▶ [Items from a dataset]:
^^^^^^^^

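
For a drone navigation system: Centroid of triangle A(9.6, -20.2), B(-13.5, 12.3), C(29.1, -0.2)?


Centroid = ((x_A+x_B+x_C)/3, (y_A+y_B+y_C)/3)
= ((9.6+(-13.5)+29.1)/3, ((-20.2)+12.3+(-0.2))/3)
= (8.4, -2.7)

(8.4, -2.7)


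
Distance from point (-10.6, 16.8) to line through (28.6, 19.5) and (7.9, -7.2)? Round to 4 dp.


|cross product| = 990.75
|line direction| = sqrt(1141.38) = 33.7843
Distance = 990.75/sqrt(1141.38) = 29.3257

29.3257


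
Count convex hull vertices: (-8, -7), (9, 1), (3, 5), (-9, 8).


Convex hull vertices (CCW): (-9, 8), (-8, -7), (9, 1), (3, 5)
Count = 4

4


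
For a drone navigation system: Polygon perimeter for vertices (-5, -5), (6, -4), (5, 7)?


Sides: (-5, -5)->(6, -4): sqrt(122) = 11.045361, (6, -4)->(5, 7): sqrt(122) = 11.045361, (5, 7)->(-5, -5): sqrt(244) = 15.620499
Sum = 37.711221
Perimeter = 37.7112

37.7112


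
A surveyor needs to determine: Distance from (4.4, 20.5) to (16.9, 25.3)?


dx=12.5, dy=4.8
d^2 = 12.5^2 + 4.8^2 = 179.29
d = sqrt(179.29) = 13.3899

13.3899


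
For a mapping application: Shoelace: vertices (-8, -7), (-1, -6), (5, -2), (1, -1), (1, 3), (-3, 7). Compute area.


Shoelace sum: ((-8)*(-6) - (-1)*(-7)) + ((-1)*(-2) - 5*(-6)) + (5*(-1) - 1*(-2)) + (1*3 - 1*(-1)) + (1*7 - (-3)*3) + ((-3)*(-7) - (-8)*7)
= 167
Area = |167|/2 = 83.5

83.5


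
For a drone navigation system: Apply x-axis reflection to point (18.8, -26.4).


Reflection over x-axis: (x,y) -> (x,-y)
(18.8, -26.4) -> (18.8, 26.4)

(18.8, 26.4)


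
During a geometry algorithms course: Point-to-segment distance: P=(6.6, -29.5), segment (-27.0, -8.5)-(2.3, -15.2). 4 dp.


Project P onto AB: t = 1 (clamped to [0,1])
Closest point on segment: (2.3, -15.2)
Distance: 14.9325

14.9325


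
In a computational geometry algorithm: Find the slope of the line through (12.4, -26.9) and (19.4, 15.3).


slope = (y2-y1)/(x2-x1) = (15.3-(-26.9))/(19.4-12.4) = 42.2/7 = 6.0286

6.0286


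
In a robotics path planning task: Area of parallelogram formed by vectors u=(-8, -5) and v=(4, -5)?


|u x v| = |(-8)*(-5) - (-5)*4|
= |40 - (-20)| = 60

60


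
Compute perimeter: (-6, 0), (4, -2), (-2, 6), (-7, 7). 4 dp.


Sides: (-6, 0)->(4, -2): sqrt(104) = 10.198039, (4, -2)->(-2, 6): sqrt(100) = 10, (-2, 6)->(-7, 7): sqrt(26) = 5.09902, (-7, 7)->(-6, 0): sqrt(50) = 7.071068
Sum = 32.368127
Perimeter = 32.3681

32.3681


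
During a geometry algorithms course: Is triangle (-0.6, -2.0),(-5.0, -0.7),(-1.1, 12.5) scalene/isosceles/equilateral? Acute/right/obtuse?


Side lengths squared: AB^2=21.05, BC^2=189.45, CA^2=210.5
Sorted: [21.05, 189.45, 210.5]
By sides: Scalene, By angles: Right

Scalene, Right


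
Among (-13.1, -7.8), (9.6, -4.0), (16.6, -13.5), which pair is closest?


d(P0,P1) = 23.0159, d(P0,P2) = 30.242, d(P1,P2) = 11.8004
Closest: P1 and P2

Closest pair: (9.6, -4.0) and (16.6, -13.5), distance = 11.8004


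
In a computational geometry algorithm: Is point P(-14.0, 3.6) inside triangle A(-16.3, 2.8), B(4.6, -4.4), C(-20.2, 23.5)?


Cross products: AB x AP = 33.28, BC x BP = 320.54, CA x CP = 50.73
All same sign? yes

Yes, inside


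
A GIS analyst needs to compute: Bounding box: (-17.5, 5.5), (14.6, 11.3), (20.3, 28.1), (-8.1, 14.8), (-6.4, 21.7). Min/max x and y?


x range: [-17.5, 20.3]
y range: [5.5, 28.1]
Bounding box: (-17.5,5.5) to (20.3,28.1)

(-17.5,5.5) to (20.3,28.1)


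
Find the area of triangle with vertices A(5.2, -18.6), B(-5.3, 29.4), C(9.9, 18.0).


Area = |x_A(y_B-y_C) + x_B(y_C-y_A) + x_C(y_A-y_B)|/2
= |59.28 + (-193.98) + (-475.2)|/2
= 609.9/2 = 304.95

304.95


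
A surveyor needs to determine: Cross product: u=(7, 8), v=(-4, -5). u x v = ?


u x v = u_x*v_y - u_y*v_x = 7*(-5) - 8*(-4)
= (-35) - (-32) = -3

-3


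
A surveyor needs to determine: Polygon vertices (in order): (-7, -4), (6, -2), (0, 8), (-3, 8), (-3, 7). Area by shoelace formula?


Shoelace sum: ((-7)*(-2) - 6*(-4)) + (6*8 - 0*(-2)) + (0*8 - (-3)*8) + ((-3)*7 - (-3)*8) + ((-3)*(-4) - (-7)*7)
= 174
Area = |174|/2 = 87

87


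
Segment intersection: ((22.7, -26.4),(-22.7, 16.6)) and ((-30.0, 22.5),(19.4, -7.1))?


Cross products: d1=-855.74, d2=-75.38, d3=46.04, d4=-734.32
d1*d2 < 0 and d3*d4 < 0? no

No, they don't intersect


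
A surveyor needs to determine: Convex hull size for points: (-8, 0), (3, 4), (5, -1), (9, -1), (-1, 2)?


Convex hull vertices (CCW): (-8, 0), (5, -1), (9, -1), (3, 4)
Count = 4

4


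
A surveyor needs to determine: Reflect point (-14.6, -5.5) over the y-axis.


Reflection over y-axis: (x,y) -> (-x,y)
(-14.6, -5.5) -> (14.6, -5.5)

(14.6, -5.5)


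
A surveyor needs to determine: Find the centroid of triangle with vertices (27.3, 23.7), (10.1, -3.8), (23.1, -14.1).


Centroid = ((x_A+x_B+x_C)/3, (y_A+y_B+y_C)/3)
= ((27.3+10.1+23.1)/3, (23.7+(-3.8)+(-14.1))/3)
= (20.1667, 1.9333)

(20.1667, 1.9333)


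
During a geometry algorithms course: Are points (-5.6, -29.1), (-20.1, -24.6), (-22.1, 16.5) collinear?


Cross product: ((-20.1)-(-5.6))*(16.5-(-29.1)) - ((-24.6)-(-29.1))*((-22.1)-(-5.6))
= -586.95

No, not collinear


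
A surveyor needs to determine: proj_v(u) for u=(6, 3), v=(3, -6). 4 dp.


u.v = 0, |v| = sqrt(45) = 6.7082
Scalar projection = u.v / |v| = 0 / sqrt(45) = 0

0


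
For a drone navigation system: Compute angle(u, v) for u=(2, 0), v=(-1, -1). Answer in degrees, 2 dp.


u.v = -2, |u| = sqrt(4) = 2, |v| = sqrt(2) = 1.4142
cos(theta) = u.v/(|u||v|) = -2/sqrt(8) = -0.707107
theta = acos(-0.707107) = 135 degrees

135 degrees


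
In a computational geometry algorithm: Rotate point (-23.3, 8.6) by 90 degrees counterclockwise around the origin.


90° CCW: (x,y) -> (-y, x)
(-23.3,8.6) -> (-8.6, -23.3)

(-8.6, -23.3)


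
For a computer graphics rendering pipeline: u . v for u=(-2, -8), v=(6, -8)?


u . v = u_x*v_x + u_y*v_y = (-2)*6 + (-8)*(-8)
= (-12) + 64 = 52

52


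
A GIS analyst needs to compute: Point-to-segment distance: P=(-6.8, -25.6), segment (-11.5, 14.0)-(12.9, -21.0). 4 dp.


Project P onto AB: t = 0.8244 (clamped to [0,1])
Closest point on segment: (8.615, -14.8535)
Distance: 18.7912

18.7912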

^^^^^^^^

▶ [What is expected]:
Beginning at the line where "During a geometry algorithms course: Are" appears, extract each line through the end of the data above; keep them exact and include nothing else.

▶ [Task solution]:
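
During a geometry algorithms course: Are points (-5.6, -29.1), (-20.1, -24.6), (-22.1, 16.5) collinear?


Cross product: ((-20.1)-(-5.6))*(16.5-(-29.1)) - ((-24.6)-(-29.1))*((-22.1)-(-5.6))
= -586.95

No, not collinear


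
A surveyor needs to determine: proj_v(u) for u=(6, 3), v=(3, -6). 4 dp.


u.v = 0, |v| = sqrt(45) = 6.7082
Scalar projection = u.v / |v| = 0 / sqrt(45) = 0

0


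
For a drone navigation system: Compute angle(u, v) for u=(2, 0), v=(-1, -1). Answer in degrees, 2 dp.


u.v = -2, |u| = sqrt(4) = 2, |v| = sqrt(2) = 1.4142
cos(theta) = u.v/(|u||v|) = -2/sqrt(8) = -0.707107
theta = acos(-0.707107) = 135 degrees

135 degrees


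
In a computational geometry algorithm: Rotate point (-23.3, 8.6) by 90 degrees counterclockwise around the origin.


90° CCW: (x,y) -> (-y, x)
(-23.3,8.6) -> (-8.6, -23.3)

(-8.6, -23.3)


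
For a computer graphics rendering pipeline: u . v for u=(-2, -8), v=(6, -8)?


u . v = u_x*v_x + u_y*v_y = (-2)*6 + (-8)*(-8)
= (-12) + 64 = 52

52


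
A GIS analyst needs to compute: Point-to-segment distance: P=(-6.8, -25.6), segment (-11.5, 14.0)-(12.9, -21.0). 4 dp.


Project P onto AB: t = 0.8244 (clamped to [0,1])
Closest point on segment: (8.615, -14.8535)
Distance: 18.7912

18.7912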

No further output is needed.